→ **Dataset excerpts**
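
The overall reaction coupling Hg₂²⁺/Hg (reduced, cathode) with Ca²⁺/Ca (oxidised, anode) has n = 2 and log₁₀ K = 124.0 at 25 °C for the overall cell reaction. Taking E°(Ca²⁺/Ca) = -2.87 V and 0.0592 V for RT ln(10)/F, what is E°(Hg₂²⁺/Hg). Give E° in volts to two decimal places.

+0.80 V

E°cell = (0.0592/n)·log K = (0.0592/2)(124.0) = +3.670 V.
Since Hg₂²⁺/Hg is the cathode and Ca²⁺/Ca the anode, E°cell = E°(Hg₂²⁺/Hg) − E°(Ca²⁺/Ca).
So E°(Hg₂²⁺/Hg) = E°cell + E°(Ca²⁺/Ca) = +3.670 + (-2.87) = +0.80 V.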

→ **Instructions to follow**
Produce the material above again, word for word.

→ **Task result**
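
The overall reaction coupling Hg₂²⁺/Hg (reduced, cathode) with Ca²⁺/Ca (oxidised, anode) has n = 2 and log₁₀ K = 124.0 at 25 °C for the overall cell reaction. Taking E°(Ca²⁺/Ca) = -2.87 V and 0.0592 V for RT ln(10)/F, what is E°(Hg₂²⁺/Hg). Give E° in volts to two decimal places.

+0.80 V

E°cell = (0.0592/n)·log K = (0.0592/2)(124.0) = +3.670 V.
Since Hg₂²⁺/Hg is the cathode and Ca²⁺/Ca the anode, E°cell = E°(Hg₂²⁺/Hg) − E°(Ca²⁺/Ca).
So E°(Hg₂²⁺/Hg) = E°cell + E°(Ca²⁺/Ca) = +3.670 + (-2.87) = +0.80 V.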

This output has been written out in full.